- **Exercise prompt**
Would you set down every entry again, exactly as written?

(Saved data entries)
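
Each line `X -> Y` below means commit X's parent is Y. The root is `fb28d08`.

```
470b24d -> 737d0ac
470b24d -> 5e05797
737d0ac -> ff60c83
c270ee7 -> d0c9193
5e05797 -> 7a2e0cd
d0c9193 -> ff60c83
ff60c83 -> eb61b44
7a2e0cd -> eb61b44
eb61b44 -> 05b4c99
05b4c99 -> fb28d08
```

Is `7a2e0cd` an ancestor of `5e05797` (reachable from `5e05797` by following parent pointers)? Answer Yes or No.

Yes

Ancestors of 5e05797 (commits reachable by following parents): {05b4c99, 5e05797, 7a2e0cd, eb61b44, fb28d08}.
7a2e0cd is in that set, so it is an ancestor of 5e05797.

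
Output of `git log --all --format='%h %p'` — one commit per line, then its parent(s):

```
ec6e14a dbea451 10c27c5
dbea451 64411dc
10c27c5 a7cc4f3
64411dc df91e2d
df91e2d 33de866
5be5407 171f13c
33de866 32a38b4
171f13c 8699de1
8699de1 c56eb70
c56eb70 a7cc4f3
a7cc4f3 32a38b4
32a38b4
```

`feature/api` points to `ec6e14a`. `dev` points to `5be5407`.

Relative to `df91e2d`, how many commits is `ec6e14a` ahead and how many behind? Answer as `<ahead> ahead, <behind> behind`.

5 ahead, 0 behind

Reachable from ec6e14a: {10c27c5, 32a38b4, 33de866, 64411dc, a7cc4f3, dbea451, df91e2d, ec6e14a}.
Reachable from df91e2d: {32a38b4, 33de866, df91e2d}.
Only in ec6e14a's history (ahead): {10c27c5, 64411dc, a7cc4f3, dbea451, ec6e14a} — 5.
Only in df91e2d's history (behind): {} — 0.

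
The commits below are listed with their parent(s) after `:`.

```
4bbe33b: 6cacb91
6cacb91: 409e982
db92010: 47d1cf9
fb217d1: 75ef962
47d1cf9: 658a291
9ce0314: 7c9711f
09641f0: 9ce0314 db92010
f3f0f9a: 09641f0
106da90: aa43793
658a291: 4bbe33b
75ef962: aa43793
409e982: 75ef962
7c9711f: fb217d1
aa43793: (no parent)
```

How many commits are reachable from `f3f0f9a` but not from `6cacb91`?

Reachable from f3f0f9a: {09641f0, 409e982, 47d1cf9, 4bbe33b, 658a291, 6cacb91, 75ef962, 7c9711f, 9ce0314, aa43793, db92010, f3f0f9a, fb217d1}.
Reachable from 6cacb91: {409e982, 6cacb91, 75ef962, aa43793}.
In f3f0f9a's history but not 6cacb91's: {09641f0, 47d1cf9, 4bbe33b, 658a291, 7c9711f, 9ce0314, db92010, f3f0f9a, fb217d1} — 9 commits.

9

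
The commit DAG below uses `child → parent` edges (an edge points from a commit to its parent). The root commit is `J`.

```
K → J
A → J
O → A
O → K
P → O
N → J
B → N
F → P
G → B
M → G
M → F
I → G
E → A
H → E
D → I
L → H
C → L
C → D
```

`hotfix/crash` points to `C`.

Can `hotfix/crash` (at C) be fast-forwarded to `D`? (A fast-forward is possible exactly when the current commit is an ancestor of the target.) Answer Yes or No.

A fast-forward from C to D is possible iff C is an ancestor of D.
Ancestors of D: {B, D, G, I, J, N}.
C is not among them, so fast-forward is not possible.

No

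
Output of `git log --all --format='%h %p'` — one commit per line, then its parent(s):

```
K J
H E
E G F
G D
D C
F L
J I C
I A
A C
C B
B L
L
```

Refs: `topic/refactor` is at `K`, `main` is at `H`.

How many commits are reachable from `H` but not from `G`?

3

Reachable from H: {B, C, D, E, F, G, H, L}.
Reachable from G: {B, C, D, G, L}.
In H's history but not G's: {E, F, H} — 3 commits.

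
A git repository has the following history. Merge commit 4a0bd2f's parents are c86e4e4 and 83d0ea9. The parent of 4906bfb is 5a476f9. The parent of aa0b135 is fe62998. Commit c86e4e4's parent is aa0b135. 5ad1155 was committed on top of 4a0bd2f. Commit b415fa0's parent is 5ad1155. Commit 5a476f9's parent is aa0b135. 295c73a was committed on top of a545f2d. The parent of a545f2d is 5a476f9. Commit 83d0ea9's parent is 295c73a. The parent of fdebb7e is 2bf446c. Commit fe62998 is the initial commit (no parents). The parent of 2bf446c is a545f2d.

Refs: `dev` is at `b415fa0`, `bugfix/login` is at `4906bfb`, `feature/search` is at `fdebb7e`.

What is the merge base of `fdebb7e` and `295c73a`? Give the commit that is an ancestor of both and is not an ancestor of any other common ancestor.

a545f2d

Ancestors of fdebb7e: {2bf446c, 5a476f9, a545f2d, aa0b135, fdebb7e, fe62998}.
Ancestors of 295c73a: {295c73a, 5a476f9, a545f2d, aa0b135, fe62998}.
Common ancestors: {5a476f9, a545f2d, aa0b135, fe62998}.
Among these, a545f2d is not an ancestor of any other common ancestor — it is the merge base.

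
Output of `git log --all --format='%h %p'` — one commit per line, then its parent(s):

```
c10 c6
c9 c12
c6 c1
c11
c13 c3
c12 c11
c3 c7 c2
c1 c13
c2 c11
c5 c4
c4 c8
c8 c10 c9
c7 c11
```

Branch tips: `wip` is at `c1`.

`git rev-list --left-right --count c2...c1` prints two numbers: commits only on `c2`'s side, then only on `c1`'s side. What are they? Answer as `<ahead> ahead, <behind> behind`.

0 ahead, 4 behind

Reachable from c2: {c11, c2}.
Reachable from c1: {c1, c11, c13, c2, c3, c7}.
Only in c2's history (ahead): {} — 0.
Only in c1's history (behind): {c1, c13, c3, c7} — 4.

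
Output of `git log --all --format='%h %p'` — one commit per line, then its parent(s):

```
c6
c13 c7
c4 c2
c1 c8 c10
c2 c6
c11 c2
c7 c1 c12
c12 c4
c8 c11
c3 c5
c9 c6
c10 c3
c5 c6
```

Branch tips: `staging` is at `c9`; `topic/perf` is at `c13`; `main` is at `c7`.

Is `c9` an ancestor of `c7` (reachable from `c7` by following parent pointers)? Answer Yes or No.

Ancestors of c7: {c1, c10, c11, c12, c2, c3, c4, c5, c6, c7, c8}.
c9 is not in that set, so it is not an ancestor of c7.

No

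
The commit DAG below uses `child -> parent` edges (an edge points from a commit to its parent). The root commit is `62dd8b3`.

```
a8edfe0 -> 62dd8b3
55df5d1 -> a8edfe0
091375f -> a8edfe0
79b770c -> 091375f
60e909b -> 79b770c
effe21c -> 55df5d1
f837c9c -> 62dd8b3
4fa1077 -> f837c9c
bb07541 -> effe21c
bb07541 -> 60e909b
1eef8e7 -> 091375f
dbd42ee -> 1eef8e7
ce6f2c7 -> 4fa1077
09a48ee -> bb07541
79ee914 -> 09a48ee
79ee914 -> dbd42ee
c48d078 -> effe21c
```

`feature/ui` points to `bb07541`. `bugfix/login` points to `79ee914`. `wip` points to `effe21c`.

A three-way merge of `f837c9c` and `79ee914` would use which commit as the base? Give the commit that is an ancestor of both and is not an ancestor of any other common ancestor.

Ancestors of f837c9c: {62dd8b3, f837c9c}.
Ancestors of 79ee914: {091375f, 09a48ee, 1eef8e7, 55df5d1, 60e909b, 62dd8b3, 79b770c, 79ee914, a8edfe0, bb07541, dbd42ee, effe21c}.
Common ancestors: {62dd8b3}.
The only common ancestor is 62dd8b3, so it is the merge base.

62dd8b3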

- **Final answer**
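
Each line `X -> Y` below means commit X's parent is Y. The root is `fb28d08`.

```
470b24d -> 737d0ac
470b24d -> 5e05797
737d0ac -> ff60c83
c270ee7 -> d0c9193
5e05797 -> 7a2e0cd
d0c9193 -> ff60c83
ff60c83 -> eb61b44
7a2e0cd -> eb61b44
eb61b44 -> 05b4c99
05b4c99 -> fb28d08
```

Is `7a2e0cd` an ancestor of `5e05797` (reachable from `5e05797` by following parent pointers)? Answer Yes or No.

Yes

Ancestors of 5e05797 (commits reachable by following parents): {05b4c99, 5e05797, 7a2e0cd, eb61b44, fb28d08}.
7a2e0cd is in that set, so it is an ancestor of 5e05797.

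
Output of `git log --all --format='%h %p'` — one commit per line, then its parent(s):

```
ec6e14a dbea451 10c27c5
dbea451 64411dc
10c27c5 a7cc4f3
64411dc df91e2d
df91e2d 33de866
5be5407 171f13c
33de866 32a38b4
171f13c 8699de1
8699de1 c56eb70
c56eb70 a7cc4f3
a7cc4f3 32a38b4
32a38b4
```

`feature/api` points to `ec6e14a`. `dev` points to `5be5407`.

Relative to `df91e2d`, how many commits is `ec6e14a` ahead and how many behind? Answer as `<ahead> ahead, <behind> behind`.

5 ahead, 0 behind

Reachable from ec6e14a: {10c27c5, 32a38b4, 33de866, 64411dc, a7cc4f3, dbea451, df91e2d, ec6e14a}.
Reachable from df91e2d: {32a38b4, 33de866, df91e2d}.
Only in ec6e14a's history (ahead): {10c27c5, 64411dc, a7cc4f3, dbea451, ec6e14a} — 5.
Only in df91e2d's history (behind): {} — 0.

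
The commits below are listed with their parent(s) after `:`.

```
4bbe33b: 6cacb91
6cacb91: 409e982
db92010: 47d1cf9
fb217d1: 75ef962
47d1cf9: 658a291
9ce0314: 7c9711f
09641f0: 9ce0314 db92010
f3f0f9a: 09641f0
106da90: aa43793
658a291: 4bbe33b
75ef962: aa43793
409e982: 75ef962
7c9711f: fb217d1
aa43793: (no parent)
```

How many commits are reachable from `f3f0f9a` but not from `6cacb91`?

Reachable from f3f0f9a: {09641f0, 409e982, 47d1cf9, 4bbe33b, 658a291, 6cacb91, 75ef962, 7c9711f, 9ce0314, aa43793, db92010, f3f0f9a, fb217d1}.
Reachable from 6cacb91: {409e982, 6cacb91, 75ef962, aa43793}.
In f3f0f9a's history but not 6cacb91's: {09641f0, 47d1cf9, 4bbe33b, 658a291, 7c9711f, 9ce0314, db92010, f3f0f9a, fb217d1} — 9 commits.

9

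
The commit DAG below uses `child → parent` edges (an edge points from a commit to its parent). The root commit is `J`.

```
K → J
A → J
O → A
O → K
P → O
N → J
B → N
F → P
G → B
M → G
M → F
I → G
E → A
H → E
D → I
L → H
C → L
C → D
```

`hotfix/crash` points to `C`.

Can `hotfix/crash` (at C) be fast-forwarded to `D`? (A fast-forward is possible exactly when the current commit is an ancestor of the target.) Answer Yes or No.

A fast-forward from C to D is possible iff C is an ancestor of D.
Ancestors of D: {B, D, G, I, J, N}.
C is not among them, so fast-forward is not possible.

No

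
Output of `git log --all --format='%h %p'` — one commit per line, then its parent(s):

```
K J
H E
E G F
G D
D C
F L
J I C
I A
A C
C B
B L
L
```

Refs: `topic/refactor` is at `K`, `main` is at `H`.

How many commits are reachable from `H` but not from `G`?

3

Reachable from H: {B, C, D, E, F, G, H, L}.
Reachable from G: {B, C, D, G, L}.
In H's history but not G's: {E, F, H} — 3 commits.

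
A git repository has the following history. Merge commit 4a0bd2f's parents are c86e4e4 and 83d0ea9. The parent of 4906bfb is 5a476f9. The parent of aa0b135 is fe62998. Commit c86e4e4's parent is aa0b135. 5ad1155 was committed on top of 4a0bd2f. Commit b415fa0's parent is 5ad1155. Commit 5a476f9's parent is aa0b135. 295c73a was committed on top of a545f2d. The parent of a545f2d is 5a476f9. Commit 83d0ea9's parent is 295c73a. The parent of fdebb7e is 2bf446c. Commit fe62998 is the initial commit (no parents). The parent of 2bf446c is a545f2d.

Refs: `dev` is at `b415fa0`, `bugfix/login` is at `4906bfb`, `feature/search` is at `fdebb7e`.

What is the merge base of `fdebb7e` and `295c73a`? Give the commit that is an ancestor of both and is not an ancestor of any other common ancestor.

a545f2d

Ancestors of fdebb7e: {2bf446c, 5a476f9, a545f2d, aa0b135, fdebb7e, fe62998}.
Ancestors of 295c73a: {295c73a, 5a476f9, a545f2d, aa0b135, fe62998}.
Common ancestors: {5a476f9, a545f2d, aa0b135, fe62998}.
Among these, a545f2d is not an ancestor of any other common ancestor — it is the merge base.

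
Output of `git log --all --format='%h %p'` — one commit per line, then its parent(s):

```
c10 c6
c9 c12
c6 c1
c11
c13 c3
c12 c11
c3 c7 c2
c1 c13
c2 c11
c5 c4
c4 c8
c8 c10 c9
c7 c11
```

Branch tips: `wip` is at `c1`.

`git rev-list --left-right --count c2...c1` prints two numbers: commits only on `c2`'s side, then only on `c1`'s side. What are they? Answer as `<ahead> ahead, <behind> behind`.

0 ahead, 4 behind

Reachable from c2: {c11, c2}.
Reachable from c1: {c1, c11, c13, c2, c3, c7}.
Only in c2's history (ahead): {} — 0.
Only in c1's history (behind): {c1, c13, c3, c7} — 4.

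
Output of `git log --all --format='%h %p'` — one commit per line, then its parent(s):

```
c6
c13 c7
c4 c2
c1 c8 c10
c2 c6
c11 c2
c7 c1 c12
c12 c4
c8 c11
c3 c5
c9 c6
c10 c3
c5 c6
```

Branch tips: `staging` is at `c9`; `topic/perf` is at `c13`; `main` is at `c7`.

Is `c9` an ancestor of `c7` (reachable from `c7` by following parent pointers)? Answer Yes or No.

Ancestors of c7: {c1, c10, c11, c12, c2, c3, c4, c5, c6, c7, c8}.
c9 is not in that set, so it is not an ancestor of c7.

No

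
The commit DAG below uses `child -> parent` edges (an edge points from a commit to its parent). The root commit is `62dd8b3`.

```
a8edfe0 -> 62dd8b3
55df5d1 -> a8edfe0
091375f -> a8edfe0
79b770c -> 091375f
60e909b -> 79b770c
effe21c -> 55df5d1
f837c9c -> 62dd8b3
4fa1077 -> f837c9c
bb07541 -> effe21c
bb07541 -> 60e909b
1eef8e7 -> 091375f
dbd42ee -> 1eef8e7
ce6f2c7 -> 4fa1077
09a48ee -> bb07541
79ee914 -> 09a48ee
79ee914 -> dbd42ee
c48d078 -> effe21c
```

`feature/ui` points to `bb07541`. `bugfix/login` points to `79ee914`. `wip` points to `effe21c`.

A three-way merge of `f837c9c` and `79ee914` would use which commit as the base? Give the commit that is an ancestor of both and is not an ancestor of any other common ancestor.

Ancestors of f837c9c: {62dd8b3, f837c9c}.
Ancestors of 79ee914: {091375f, 09a48ee, 1eef8e7, 55df5d1, 60e909b, 62dd8b3, 79b770c, 79ee914, a8edfe0, bb07541, dbd42ee, effe21c}.
Common ancestors: {62dd8b3}.
The only common ancestor is 62dd8b3, so it is the merge base.

62dd8b3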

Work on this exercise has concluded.